> **How to complete this task**
Copy each line of the entries that contains the word "Ties".

> **Task inputs**
-- Opening Marker --

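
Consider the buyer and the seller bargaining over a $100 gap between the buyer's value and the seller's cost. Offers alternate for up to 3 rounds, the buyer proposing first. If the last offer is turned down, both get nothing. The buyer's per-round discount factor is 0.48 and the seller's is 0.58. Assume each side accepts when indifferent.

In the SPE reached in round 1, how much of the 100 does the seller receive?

30.16

Round 3 (the buyer proposes): the seller will accept anything ≥ 0, so the buyer offers 0 and keeps 100.
Round 2 (the seller proposes): the buyer can get 100 next round, worth 0.48 × 100 = 48 now. The seller offers 48 and keeps 100 − 48 = 52.
Round 1 (the buyer proposes): the seller can get 52 next round, worth 0.58 × 52 = 30.16 now. The buyer offers 30.16 and keeps 100 − 30.16 = 69.84.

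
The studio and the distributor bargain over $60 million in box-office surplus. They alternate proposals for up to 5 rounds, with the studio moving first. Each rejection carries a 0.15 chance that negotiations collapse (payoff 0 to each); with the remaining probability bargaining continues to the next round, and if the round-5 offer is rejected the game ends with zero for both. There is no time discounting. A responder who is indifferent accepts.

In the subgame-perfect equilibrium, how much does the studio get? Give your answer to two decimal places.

Round 5 (the studio proposes): rejection yields 0 for the distributor; the studio offers 0 and keeps 60.
Round 4 (the distributor proposes): rejecting gives the studio an expected 0.85 × 60 = 51, so the distributor offers 51, keeping 9.
Round 3 (the studio proposes): rejecting gives the distributor an expected 0.85 × 9 = 7.65; the studio offers that and keeps 52.35.
Round 2 (the distributor proposes): rejecting gives the studio an expected 0.85 × 52.35 = 44.4975. The distributor offers 44.4975 and keeps 60 − 44.4975 = 15.5025.
Round 1 (the studio proposes): rejecting gives the distributor an expected 0.85 × 15.5025 = 13.177125, so the studio offers 13.177125, keeping 46.822875.

46.82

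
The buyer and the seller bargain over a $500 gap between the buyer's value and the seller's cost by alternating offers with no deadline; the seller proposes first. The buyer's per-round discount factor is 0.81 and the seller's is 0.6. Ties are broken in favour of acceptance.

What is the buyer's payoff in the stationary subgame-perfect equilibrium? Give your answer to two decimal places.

315.18

In a stationary SPE each proposer offers the other exactly their discounted continuation value.
If the seller keeps x when proposing and the buyer keeps y when proposing, then x = 500 − 0.81y and y = 500 − 0.6x.
Solving: x = 500(1 − 0.81) / (1 − 0.6·0.81) = 95 / 0.514 ≈ 184.8249.
The buyer gets 500 − 184.8249 ≈ 315.1751.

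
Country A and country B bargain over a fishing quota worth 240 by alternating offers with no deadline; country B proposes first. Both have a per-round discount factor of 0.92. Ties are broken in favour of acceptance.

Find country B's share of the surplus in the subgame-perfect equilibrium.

When country B proposes, country A accepts any offer worth at least 0.92 times what country A would get by proposing next round; and vice versa.
This gives x = 240 − 0.92y and y = 240 − 0.92x, where x and y are each side's share when it proposes.
Hence (1 − 0.92·0.92)x = 240(1 − 0.92), i.e. 0.1536·x = 19.2.
x = 125; country A's share is 240 − x = 115.

125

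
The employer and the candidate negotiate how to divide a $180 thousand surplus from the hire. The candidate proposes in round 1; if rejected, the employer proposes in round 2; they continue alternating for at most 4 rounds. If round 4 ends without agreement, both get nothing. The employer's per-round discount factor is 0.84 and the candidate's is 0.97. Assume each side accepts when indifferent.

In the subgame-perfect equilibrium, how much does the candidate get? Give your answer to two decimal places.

Round 4 (the employer proposes): the candidate will accept anything ≥ 0, so the employer offers 0 and keeps 180.
Round 3 (the candidate proposes): the employer can get 180 next round, worth 0.84 × 180 = 151.2 now; the candidate offers that and keeps 28.8.
Round 2 (the employer proposes): the candidate can get 28.8 next round, worth 0.97 × 28.8 = 27.936 now, so the employer offers 27.936, keeping 152.064.
Round 1 (the candidate proposes): the employer can get 152.064 next round, worth 0.84 × 152.064 = 127.73376 now; the candidate offers that and keeps 52.26624.

52.27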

-- Closing Marker --

> **Exercise response**
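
The buyer and the seller bargain over a $500 gap between the buyer's value and the seller's cost by alternating offers with no deadline; the seller proposes first. The buyer's per-round discount factor is 0.81 and the seller's is 0.6. Ties are broken in favour of acceptance.
Country A and country B bargain over a fishing quota worth 240 by alternating offers with no deadline; country B proposes first. Both have a per-round discount factor of 0.92. Ties are broken in favour of acceptance.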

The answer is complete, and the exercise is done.